All entries must be returned precisely as they appear.
THE RECORDS: Begin
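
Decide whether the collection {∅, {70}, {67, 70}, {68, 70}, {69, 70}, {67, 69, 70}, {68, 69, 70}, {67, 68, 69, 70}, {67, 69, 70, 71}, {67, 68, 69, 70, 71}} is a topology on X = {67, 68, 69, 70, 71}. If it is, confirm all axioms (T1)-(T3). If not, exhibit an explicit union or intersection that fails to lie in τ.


τ is NOT a topology on X.

Axiom (T1): ∅ ∈ τ? Yes; X ∈ τ? Yes.
Axiom (T2/T3): check pairwise unions and intersections of members of τ.
Counterexample for (T2): {67, 70} ∪ {68, 70} = {67, 68, 70} ∉ τ. Therefore τ is NOT a topology.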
THE RECORDS: End
__SOLUTION FOR THIS PROBLEM__
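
Decide whether the collection {∅, {70}, {67, 70}, {68, 70}, {69, 70}, {67, 69, 70}, {68, 69, 70}, {67, 68, 69, 70}, {67, 69, 70, 71}, {67, 68, 69, 70, 71}} is a topology on X = {67, 68, 69, 70, 71}. If it is, confirm all axioms (T1)-(T3). If not, exhibit an explicit union or intersection that fails to lie in τ.


τ is NOT a topology on X.

Axiom (T1): ∅ ∈ τ? Yes; X ∈ τ? Yes.
Axiom (T2/T3): check pairwise unions and intersections of members of τ.
Counterexample for (T2): {67, 70} ∪ {68, 70} = {67, 68, 70} ∉ τ. Therefore τ is NOT a topology.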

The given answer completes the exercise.